Every record has to be written out exactly, with no line missing.
-------------------------
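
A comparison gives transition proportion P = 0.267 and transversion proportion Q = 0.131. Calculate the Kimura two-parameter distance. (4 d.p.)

Under the Kimura two-parameter model, d = −½ ln(1 − 2P − Q) − ¼ ln(1 − 2Q).
1 − 2P − Q = 0.335, giving −½ ln(0.335) = 0.546812.
1 − 2Q = 0.738, giving −¼ ln(0.738) = 0.075953.
d = 0.546812 + 0.075953 = 0.622765.

0.6228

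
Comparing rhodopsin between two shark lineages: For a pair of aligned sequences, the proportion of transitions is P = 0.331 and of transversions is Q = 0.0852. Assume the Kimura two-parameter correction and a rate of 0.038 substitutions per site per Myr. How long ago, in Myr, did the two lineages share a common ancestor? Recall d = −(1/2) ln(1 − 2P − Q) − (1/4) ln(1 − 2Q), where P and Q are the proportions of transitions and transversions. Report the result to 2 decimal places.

Under the Kimura two-parameter model, d = −½ ln(1 − 2P − Q) − ¼ ln(1 − 2Q).
1 − 2P − Q = 0.2528, giving −½ ln(0.2528) = 0.687578.
1 − 2Q = 0.8296, giving −¼ ln(0.8296) = 0.046703.
d = 0.687578 + 0.046703 = 0.734281.
Under a molecular clock d = 2μt, so t = d/(2μ) = 0.734281 / (2 × 0.038) = 9.66 Myr.

9.66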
-------------------------
• _Solution to this problem_:
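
A comparison gives transition proportion P = 0.267 and transversion proportion Q = 0.131. Calculate the Kimura two-parameter distance. (4 d.p.)

Under the Kimura two-parameter model, d = −½ ln(1 − 2P − Q) − ¼ ln(1 − 2Q).
1 − 2P − Q = 0.335, giving −½ ln(0.335) = 0.546812.
1 − 2Q = 0.738, giving −¼ ln(0.738) = 0.075953.
d = 0.546812 + 0.075953 = 0.622765.

0.6228

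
Comparing rhodopsin between two shark lineages: For a pair of aligned sequences, the proportion of transitions is P = 0.331 and of transversions is Q = 0.0852. Assume the Kimura two-parameter correction and a rate of 0.038 substitutions per site per Myr. How long ago, in Myr, did the two lineages share a common ancestor? Recall d = −(1/2) ln(1 − 2P − Q) − (1/4) ln(1 − 2Q), where P and Q are the proportions of transitions and transversions. Report the result to 2 decimal places.

Under the Kimura two-parameter model, d = −½ ln(1 − 2P − Q) − ¼ ln(1 − 2Q).
1 − 2P − Q = 0.2528, giving −½ ln(0.2528) = 0.687578.
1 − 2Q = 0.8296, giving −¼ ln(0.8296) = 0.046703.
d = 0.687578 + 0.046703 = 0.734281.
Under a molecular clock d = 2μt, so t = d/(2μ) = 0.734281 / (2 × 0.038) = 9.66 Myr.

9.66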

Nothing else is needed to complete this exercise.